Exactly the lines from the one containing "What is the ratio 450" through the final line of the data are to be written out again, with nothing added.
=== Section Start ===
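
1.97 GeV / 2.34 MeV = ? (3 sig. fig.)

(1.97e9) / (2.34e6) = 0.8419e3

842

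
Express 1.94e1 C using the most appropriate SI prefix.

= 19.4 C; mantissa already in [1, 1000).

19.4 C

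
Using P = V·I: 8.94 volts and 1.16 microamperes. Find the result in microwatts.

10.3704 microwatts

8.94 × 1.16 × 10^-6 = 10.3704 × 10^-6 W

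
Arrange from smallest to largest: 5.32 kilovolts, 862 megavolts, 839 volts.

839 volts < 5.32 kilovolts < 862 megavolts

5.32 kilovolts = 5320 volts
862 megavolts = 862000000 volts
839 volts = 839 volts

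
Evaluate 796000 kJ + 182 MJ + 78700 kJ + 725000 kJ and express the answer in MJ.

In MJ:
  796000 kJ = 796000 × 10^-3 MJ = 796
  182 MJ → 182
  78700 kJ = 78700 × 10^-3 MJ = 78.7
  725000 kJ = 725000 × 10^-3 MJ = 725
Sum: 796 + 182 + 78.7 + 725 = 1781.7

1781.7 MJ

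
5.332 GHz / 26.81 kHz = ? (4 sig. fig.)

(5.332e9) / (26.81e3) = 0.19888e6

198900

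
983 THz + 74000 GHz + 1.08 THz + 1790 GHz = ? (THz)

1059.87 THz

In THz:
  983 THz → 983
  74000 GHz = 74000 × 10⁻³ THz = 74
  1.08 THz → 1.08
  1790 GHz = 1790 × 10⁻³ THz = 1.79
Sum: 983 + 74 + 1.08 + 1.79 = 1059.87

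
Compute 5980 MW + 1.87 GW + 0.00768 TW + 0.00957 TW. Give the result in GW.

25.1 GW

In GW:
  5980 MW = 5980e-3 GW = 5.98
  1.87 GW → 1.87
  0.00768 TW = 0.00768e3 GW = 7.68
  0.00957 TW = 0.00957e3 GW = 9.57
Sum: 5.98 + 1.87 + 7.68 + 9.57 = 25.1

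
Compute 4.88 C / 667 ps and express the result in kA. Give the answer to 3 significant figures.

7320000 kA

(4.88) / (667 × 10^-12) = 0.0073163 × 10^12 A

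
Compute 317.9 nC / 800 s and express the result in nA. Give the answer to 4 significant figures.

0.3974 nA

(317.9 × 10^-9) / (800) = 0.397375 × 10^-9 A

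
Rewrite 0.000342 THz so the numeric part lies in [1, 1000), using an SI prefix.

= 342 × 10⁶ Hz; 10⁶ is mega.

342 MHz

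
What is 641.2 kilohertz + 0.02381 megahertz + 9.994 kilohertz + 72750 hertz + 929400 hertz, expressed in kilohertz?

In kilohertz:
  641.2 kilohertz → 641.2
  0.02381 megahertz = 0.02381 × 10³ kilohertz = 23.81
  9.994 kilohertz → 9.994
  72750 hertz = 72750 × 10⁻³ kilohertz = 72.75
  929400 hertz = 929400 × 10⁻³ kilohertz = 929.4
Sum: 641.2 + 23.81 + 9.994 + 72.75 + 929.4 = 1677.154

1677.154 kilohertz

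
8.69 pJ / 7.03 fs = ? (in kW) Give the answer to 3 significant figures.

1.24 kW

(8.69 × 10⁻¹²) / (7.03 × 10⁻¹⁵) = 1.2361 × 10³ W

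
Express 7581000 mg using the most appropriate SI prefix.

7.581 kg

= 7.581 × 10^3 g; 10^3 is kilo.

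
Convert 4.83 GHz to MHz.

giga = 10^9, mega = 10^6; factor is 10^3.
4.83 × 10^3 = 4830

4830 MHz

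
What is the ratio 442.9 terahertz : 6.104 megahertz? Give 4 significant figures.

72560000

(442.9 × 10^12) / (6.104 × 10^6) = 72.559 × 10^6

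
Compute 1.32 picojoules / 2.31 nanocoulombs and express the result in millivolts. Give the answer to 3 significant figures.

0.571 millivolts

(1.32 × 10^-12) / (2.31 × 10^-9) = 0.57143 × 10^-3 V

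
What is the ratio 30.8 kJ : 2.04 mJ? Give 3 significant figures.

(30.8e3) / (2.04e-3) = 15.1e6

15100000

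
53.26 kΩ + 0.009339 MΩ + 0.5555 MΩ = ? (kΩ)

In kΩ:
  53.26 kΩ → 53.26
  0.009339 MΩ = 0.009339e3 kΩ = 9.339
  0.5555 MΩ = 0.5555e3 kΩ = 555.5
Sum: 53.26 + 9.339 + 555.5 = 618.099

618.099 kΩ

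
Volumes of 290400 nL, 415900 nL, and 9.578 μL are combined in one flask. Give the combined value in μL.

715.878 μL

In μL:
  290400 nL = 290400 × 10⁻³ μL = 290.4
  415900 nL = 415900 × 10⁻³ μL = 415.9
  9.578 μL → 9.578
Sum: 290.4 + 415.9 + 9.578 = 715.878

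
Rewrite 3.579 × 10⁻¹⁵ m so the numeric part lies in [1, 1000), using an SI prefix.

= 3.579 × 10⁻¹⁵ m; 10⁻¹⁵ is femto.

3.579 fm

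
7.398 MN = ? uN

7398000000000 uN

mega = 10⁶, micro = 10⁻⁶; factor is 10¹².
7.398 × 10¹² = 7398000000000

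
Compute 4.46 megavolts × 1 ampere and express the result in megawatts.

4.46 megawatts

4.46 × 10⁶ × 1 = 4.46 × 10⁶ W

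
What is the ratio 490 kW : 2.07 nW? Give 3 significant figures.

237000000000000

(490 × 10³) / (2.07 × 10⁻⁹) = 236.7 × 10¹²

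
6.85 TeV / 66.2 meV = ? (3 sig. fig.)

103000000000000

(6.85e12) / (66.2e-3) = 0.1035e15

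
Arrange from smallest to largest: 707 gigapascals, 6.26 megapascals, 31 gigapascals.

6.26 megapascals < 31 gigapascals < 707 gigapascals

707 gigapascals = 707000000000 pascals
6.26 megapascals = 6260000 pascals
31 gigapascals = 31000000000 pascals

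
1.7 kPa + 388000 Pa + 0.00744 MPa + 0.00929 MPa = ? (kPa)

In kPa:
  1.7 kPa → 1.7
  388000 Pa = 388000e-3 kPa = 388
  0.00744 MPa = 0.00744e3 kPa = 7.44
  0.00929 MPa = 0.00929e3 kPa = 9.29
Sum: 1.7 + 388 + 7.44 + 9.29 = 406.43

406.43 kPa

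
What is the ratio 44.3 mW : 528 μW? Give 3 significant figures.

(44.3e-3) / (528e-6) = 0.0839e3

83.9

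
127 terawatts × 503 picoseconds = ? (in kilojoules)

127e12 × 503e-12 = 63881 J

63.881 kilojoules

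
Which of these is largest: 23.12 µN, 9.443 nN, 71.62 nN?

23.12 µN = 0.00002312 N
9.443 nN = 0.000000009443 N
71.62 nN = 0.00000007162 N

23.12 µN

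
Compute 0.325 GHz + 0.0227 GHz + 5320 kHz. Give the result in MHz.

353.02 MHz

In MHz:
  0.325 GHz = 0.325e3 MHz = 325
  0.0227 GHz = 0.0227e3 MHz = 22.7
  5320 kHz = 5320e-3 MHz = 5.32
Sum: 325 + 22.7 + 5.32 = 353.02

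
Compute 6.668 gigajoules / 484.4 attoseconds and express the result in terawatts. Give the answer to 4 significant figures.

(6.668 × 10^9) / (484.4 × 10^-18) = 0.0137655 × 10^27 W

13770000000000 terawatts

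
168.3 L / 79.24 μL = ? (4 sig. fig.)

(168.3) / (79.24 × 10⁻⁶) = 2.1239 × 10⁶

2124000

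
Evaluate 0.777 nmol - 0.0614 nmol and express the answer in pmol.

In pmol:
  0.777 nmol = 0.777e3 pmol = 777
  0.0614 nmol = 0.0614e3 pmol = 61.4
Difference: 777 - 61.4 = 715.6

715.6 pmol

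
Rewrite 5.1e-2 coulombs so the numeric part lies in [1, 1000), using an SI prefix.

51 millicoulombs

= 51e-3 coulombs; 1e-3 is milli.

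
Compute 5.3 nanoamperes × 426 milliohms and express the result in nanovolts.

5.3e-9 × 426e-3 = 2257.8e-12 V

2.2578 nanovolts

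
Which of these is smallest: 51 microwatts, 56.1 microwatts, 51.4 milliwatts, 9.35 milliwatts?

51 microwatts = 0.000051 watts
56.1 microwatts = 0.0000561 watts
51.4 milliwatts = 0.0514 watts
9.35 milliwatts = 0.00935 watts

51 microwatts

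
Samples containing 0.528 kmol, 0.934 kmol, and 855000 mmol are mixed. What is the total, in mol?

In mol:
  0.528 kmol = 0.528 × 10^3 mol = 528
  0.934 kmol = 0.934 × 10^3 mol = 934
  855000 mmol = 855000 × 10^-3 mol = 855
Sum: 528 + 934 + 855 = 2317

2317 mol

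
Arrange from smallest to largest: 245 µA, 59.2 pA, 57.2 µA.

59.2 pA < 57.2 µA < 245 µA

245 µA = 0.000245 A
59.2 pA = 0.0000000000592 A
57.2 µA = 0.0000572 A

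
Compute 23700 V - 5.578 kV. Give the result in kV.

18.122 kV

In kV:
  23700 V = 23700 × 10^-3 kV = 23.7
  5.578 kV → 5.578
Difference: 23.7 - 5.578 = 18.122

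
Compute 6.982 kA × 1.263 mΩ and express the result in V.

8.818266 V

6.982 × 10^3 × 1.263 × 10^-3 = 8.818266 V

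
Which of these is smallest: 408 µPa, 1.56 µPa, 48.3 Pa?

1.56 µPa

408 µPa = 0.000408 Pa
1.56 µPa = 0.00000156 Pa
48.3 Pa = 48.3 Pa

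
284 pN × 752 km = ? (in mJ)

0.213568 mJ

284 × 10⁻¹² × 752 × 10³ = 213568 × 10⁻⁹ J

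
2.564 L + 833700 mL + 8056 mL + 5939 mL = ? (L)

In L:
  2.564 L → 2.564
  833700 mL = 833700 × 10⁻³ L = 833.7
  8056 mL = 8056 × 10⁻³ L = 8.056
  5939 mL = 5939 × 10⁻³ L = 5.939
Sum: 2.564 + 833.7 + 8.056 + 5.939 = 850.259

850.259 L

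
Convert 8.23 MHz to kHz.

mega = 10⁶, kilo = 10³; factor is 10³.
8.23 × 10³ = 8230

8230 kHz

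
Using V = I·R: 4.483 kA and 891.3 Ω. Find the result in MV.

3.9956979 MV

4.483e3 × 891.3 = 3995.6979e3 V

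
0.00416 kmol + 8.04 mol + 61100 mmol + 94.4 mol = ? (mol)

167.7 mol

In mol:
  0.00416 kmol = 0.00416 × 10^3 mol = 4.16
  8.04 mol → 8.04
  61100 mmol = 61100 × 10^-3 mol = 61.1
  94.4 mol → 94.4
Sum: 4.16 + 8.04 + 61.1 + 94.4 = 167.7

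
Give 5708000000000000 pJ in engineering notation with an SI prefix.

= 5.708 × 10³ J; 10³ is kilo.

5.708 kJ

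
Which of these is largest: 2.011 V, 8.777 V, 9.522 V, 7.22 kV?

2.011 V = 2.011 V
8.777 V = 8.777 V
9.522 V = 9.522 V
7.22 kV = 7220 V

7.22 kV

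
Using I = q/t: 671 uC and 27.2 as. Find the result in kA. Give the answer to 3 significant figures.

24700000000 kA

(671 × 10⁻⁶) / (27.2 × 10⁻¹⁸) = 24.669 × 10¹² A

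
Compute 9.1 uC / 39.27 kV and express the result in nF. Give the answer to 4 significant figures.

0.2317 nF

(9.1 × 10^-6) / (39.27 × 10^3) = 0.231729 × 10^-9 F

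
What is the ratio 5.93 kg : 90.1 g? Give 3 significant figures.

(5.93 × 10³) / (90.1) = 0.06582 × 10³

65.8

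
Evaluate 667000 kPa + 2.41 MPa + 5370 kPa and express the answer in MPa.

In MPa:
  667000 kPa = 667000 × 10^-3 MPa = 667
  2.41 MPa → 2.41
  5370 kPa = 5370 × 10^-3 MPa = 5.37
Sum: 667 + 2.41 + 5.37 = 674.78

674.78 MPa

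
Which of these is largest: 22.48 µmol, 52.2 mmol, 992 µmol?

22.48 µmol = 0.00002248 mol
52.2 mmol = 0.0522 mol
992 µmol = 0.000992 mol

52.2 mmol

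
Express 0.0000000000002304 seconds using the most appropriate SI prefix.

= 230.4e-15 seconds; 1e-15 is femto.

230.4 femtoseconds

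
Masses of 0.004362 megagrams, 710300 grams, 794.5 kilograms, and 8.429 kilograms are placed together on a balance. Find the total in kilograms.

1517.591 kilograms

In kilograms:
  0.004362 megagrams = 0.004362 × 10³ kilograms = 4.362
  710300 grams = 710300 × 10⁻³ kilograms = 710.3
  794.5 kilograms → 794.5
  8.429 kilograms → 8.429
Sum: 4.362 + 710.3 + 794.5 + 8.429 = 1517.591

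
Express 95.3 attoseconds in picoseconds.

atto = 1e-18, pico = 1e-12; factor is 1e-6.
95.3 × 1e-6 = 0.0000953

0.0000953 picoseconds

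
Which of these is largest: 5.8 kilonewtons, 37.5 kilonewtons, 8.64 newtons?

37.5 kilonewtons

5.8 kilonewtons = 5800 newtons
37.5 kilonewtons = 37500 newtons
8.64 newtons = 8.64 newtons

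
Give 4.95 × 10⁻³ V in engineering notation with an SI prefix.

4.95 mV

= 4.95 × 10⁻³ V; 10⁻³ is milli.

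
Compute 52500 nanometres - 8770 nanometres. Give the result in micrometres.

In micrometres:
  52500 nanometres = 52500 × 10^-3 micrometres = 52.5
  8770 nanometres = 8770 × 10^-3 micrometres = 8.77
Difference: 52.5 - 8.77 = 43.73

43.73 micrometres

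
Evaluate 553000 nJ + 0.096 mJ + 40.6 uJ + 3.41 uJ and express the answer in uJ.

In uJ:
  553000 nJ = 553000 × 10⁻³ uJ = 553
  0.096 mJ = 0.096 × 10³ uJ = 96
  40.6 uJ → 40.6
  3.41 uJ → 3.41
Sum: 553 + 96 + 40.6 + 3.41 = 693.01

693.01 uJ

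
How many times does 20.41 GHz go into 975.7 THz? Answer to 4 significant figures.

(975.7 × 10¹²) / (20.41 × 10⁹) = 47.805 × 10³

47800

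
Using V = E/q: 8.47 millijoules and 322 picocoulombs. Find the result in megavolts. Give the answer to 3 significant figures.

26.3 megavolts

(8.47 × 10^-3) / (322 × 10^-12) = 0.026304 × 10^9 V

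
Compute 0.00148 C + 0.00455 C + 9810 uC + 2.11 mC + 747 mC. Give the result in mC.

In mC:
  0.00148 C = 0.00148 × 10^3 mC = 1.48
  0.00455 C = 0.00455 × 10^3 mC = 4.55
  9810 uC = 9810 × 10^-3 mC = 9.81
  2.11 mC → 2.11
  747 mC → 747
Sum: 1.48 + 4.55 + 9.81 + 2.11 + 747 = 764.95

764.95 mC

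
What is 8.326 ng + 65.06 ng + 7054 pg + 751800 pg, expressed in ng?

832.24 ng

In ng:
  8.326 ng → 8.326
  65.06 ng → 65.06
  7054 pg = 7054 × 10⁻³ ng = 7.054
  751800 pg = 751800 × 10⁻³ ng = 751.8
Sum: 8.326 + 65.06 + 7.054 + 751.8 = 832.24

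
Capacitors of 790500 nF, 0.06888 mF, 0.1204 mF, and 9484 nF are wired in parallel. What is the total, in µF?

989.264 µF

In µF:
  790500 nF = 790500e-3 µF = 790.5
  0.06888 mF = 0.06888e3 µF = 68.88
  0.1204 mF = 0.1204e3 µF = 120.4
  9484 nF = 9484e-3 µF = 9.484
Sum: 790.5 + 68.88 + 120.4 + 9.484 = 989.264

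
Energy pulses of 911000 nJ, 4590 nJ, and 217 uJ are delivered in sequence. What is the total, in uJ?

In uJ:
  911000 nJ = 911000 × 10⁻³ uJ = 911
  4590 nJ = 4590 × 10⁻³ uJ = 4.59
  217 uJ → 217
Sum: 911 + 4.59 + 217 = 1132.59

1132.59 uJ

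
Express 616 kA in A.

kilo = 10³, (no prefix) = 10⁰; factor is 10³.
616 × 10³ = 616000

616000 A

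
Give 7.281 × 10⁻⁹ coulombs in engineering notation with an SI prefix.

= 7.281 × 10⁻⁹ coulombs; 10⁻⁹ is nano.

7.281 nanocoulombs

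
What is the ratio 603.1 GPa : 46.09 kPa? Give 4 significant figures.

(603.1e9) / (46.09e3) = 13.085e6

13090000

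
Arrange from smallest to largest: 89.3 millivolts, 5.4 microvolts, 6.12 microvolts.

89.3 millivolts = 0.0893 volts
5.4 microvolts = 0.0000054 volts
6.12 microvolts = 0.00000612 volts

5.4 microvolts < 6.12 microvolts < 89.3 millivolts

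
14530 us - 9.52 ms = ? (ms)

5.01 ms

In ms:
  14530 us = 14530 × 10⁻³ ms = 14.53
  9.52 ms → 9.52
Difference: 14.53 - 9.52 = 5.01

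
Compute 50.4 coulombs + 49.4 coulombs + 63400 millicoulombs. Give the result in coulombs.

163.2 coulombs

In coulombs:
  50.4 coulombs → 50.4
  49.4 coulombs → 49.4
  63400 millicoulombs = 63400e-3 coulombs = 63.4
Sum: 50.4 + 49.4 + 63.4 = 163.2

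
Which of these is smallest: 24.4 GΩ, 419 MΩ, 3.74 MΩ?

3.74 MΩ

24.4 GΩ = 24400000000 Ω
419 MΩ = 419000000 Ω
3.74 MΩ = 3740000 Ω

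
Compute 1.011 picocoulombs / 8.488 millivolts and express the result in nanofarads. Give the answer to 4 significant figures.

0.1191 nanofarads

(1.011e-12) / (8.488e-3) = 0.119109e-9 F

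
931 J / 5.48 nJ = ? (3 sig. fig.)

(931) / (5.48 × 10^-9) = 169.9 × 10^9

170000000000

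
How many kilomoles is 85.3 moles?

(no prefix) = 1e0, kilo = 1e3; factor is 1e-3.
85.3 × 1e-3 = 0.0853

0.0853 kilomoles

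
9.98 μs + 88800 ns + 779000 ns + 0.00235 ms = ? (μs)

In μs:
  9.98 μs → 9.98
  88800 ns = 88800e-3 μs = 88.8
  779000 ns = 779000e-3 μs = 779
  0.00235 ms = 0.00235e3 μs = 2.35
Sum: 9.98 + 88.8 + 779 + 2.35 = 880.13

880.13 μs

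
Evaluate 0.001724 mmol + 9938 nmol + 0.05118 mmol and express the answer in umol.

In umol:
  0.001724 mmol = 0.001724e3 umol = 1.724
  9938 nmol = 9938e-3 umol = 9.938
  0.05118 mmol = 0.05118e3 umol = 51.18
Sum: 1.724 + 9.938 + 51.18 = 62.842

62.842 umol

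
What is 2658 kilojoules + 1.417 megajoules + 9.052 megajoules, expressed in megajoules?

13.127 megajoules

In megajoules:
  2658 kilojoules = 2658 × 10^-3 megajoules = 2.658
  1.417 megajoules → 1.417
  9.052 megajoules → 9.052
Sum: 2.658 + 1.417 + 9.052 = 13.127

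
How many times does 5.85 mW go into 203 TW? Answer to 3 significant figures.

(203e12) / (5.85e-3) = 34.7e15

34700000000000000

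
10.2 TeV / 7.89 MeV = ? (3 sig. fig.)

(10.2 × 10¹²) / (7.89 × 10⁶) = 1.293 × 10⁶

1290000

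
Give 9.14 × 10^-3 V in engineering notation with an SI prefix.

9.14 mV

= 9.14 × 10^-3 V; 10^-3 is milli.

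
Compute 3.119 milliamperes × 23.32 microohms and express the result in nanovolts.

3.119 × 10⁻³ × 23.32 × 10⁻⁶ = 72.73508 × 10⁻⁹ V

72.73508 nanovolts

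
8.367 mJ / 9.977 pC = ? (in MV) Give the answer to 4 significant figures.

838.6 MV

(8.367e-3) / (9.977e-12) = 0.838629e9 V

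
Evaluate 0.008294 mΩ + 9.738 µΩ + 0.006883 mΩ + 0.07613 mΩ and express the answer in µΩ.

101.045 µΩ

In µΩ:
  0.008294 mΩ = 0.008294 × 10³ µΩ = 8.294
  9.738 µΩ → 9.738
  0.006883 mΩ = 0.006883 × 10³ µΩ = 6.883
  0.07613 mΩ = 0.07613 × 10³ µΩ = 76.13
Sum: 8.294 + 9.738 + 6.883 + 76.13 = 101.045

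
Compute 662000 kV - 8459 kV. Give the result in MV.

653.541 MV

In MV:
  662000 kV = 662000e-3 MV = 662
  8459 kV = 8459e-3 MV = 8.459
Difference: 662 - 8.459 = 653.541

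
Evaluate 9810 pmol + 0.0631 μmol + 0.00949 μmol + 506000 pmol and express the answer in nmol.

In nmol:
  9810 pmol = 9810e-3 nmol = 9.81
  0.0631 μmol = 0.0631e3 nmol = 63.1
  0.00949 μmol = 0.00949e3 nmol = 9.49
  506000 pmol = 506000e-3 nmol = 506
Sum: 9.81 + 63.1 + 9.49 + 506 = 588.4

588.4 nmol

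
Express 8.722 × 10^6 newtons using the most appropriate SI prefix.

8.722 meganewtons

= 8.722 × 10^6 newtons; 10^6 is mega.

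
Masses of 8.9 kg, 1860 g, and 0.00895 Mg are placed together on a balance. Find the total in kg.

19.71 kg

In kg:
  8.9 kg → 8.9
  1860 g = 1860e-3 kg = 1.86
  0.00895 Mg = 0.00895e3 kg = 8.95
Sum: 8.9 + 1.86 + 8.95 = 19.71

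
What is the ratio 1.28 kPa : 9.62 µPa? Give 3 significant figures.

133000000

(1.28 × 10³) / (9.62 × 10⁻⁶) = 0.1331 × 10⁹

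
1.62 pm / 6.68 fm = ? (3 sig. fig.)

243

(1.62e-12) / (6.68e-15) = 0.2425e3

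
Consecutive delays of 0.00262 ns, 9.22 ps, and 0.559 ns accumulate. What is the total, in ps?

In ps:
  0.00262 ns = 0.00262 × 10³ ps = 2.62
  9.22 ps → 9.22
  0.559 ns = 0.559 × 10³ ps = 559
Sum: 2.62 + 9.22 + 559 = 570.84

570.84 ps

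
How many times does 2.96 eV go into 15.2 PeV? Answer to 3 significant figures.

5140000000000000

(15.2e15) / (2.96) = 5.135e15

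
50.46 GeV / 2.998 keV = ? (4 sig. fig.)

(50.46 × 10^9) / (2.998 × 10^3) = 16.831 × 10^6

16830000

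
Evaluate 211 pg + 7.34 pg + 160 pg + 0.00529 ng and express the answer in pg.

In pg:
  211 pg → 211
  7.34 pg → 7.34
  160 pg → 160
  0.00529 ng = 0.00529 × 10³ pg = 5.29
Sum: 211 + 7.34 + 160 + 5.29 = 383.63

383.63 pg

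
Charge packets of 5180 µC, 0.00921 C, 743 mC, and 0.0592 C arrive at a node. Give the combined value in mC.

In mC:
  5180 µC = 5180e-3 mC = 5.18
  0.00921 C = 0.00921e3 mC = 9.21
  743 mC → 743
  0.0592 C = 0.0592e3 mC = 59.2
Sum: 5.18 + 9.21 + 743 + 59.2 = 816.59

816.59 mC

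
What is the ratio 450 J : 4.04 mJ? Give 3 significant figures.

(450) / (4.04 × 10^-3) = 111.4 × 10^3

111000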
=== Section End ===
* Task solution:
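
What is the ratio 450 J : 4.04 mJ? Give 3 significant figures.

(450) / (4.04 × 10^-3) = 111.4 × 10^3

111000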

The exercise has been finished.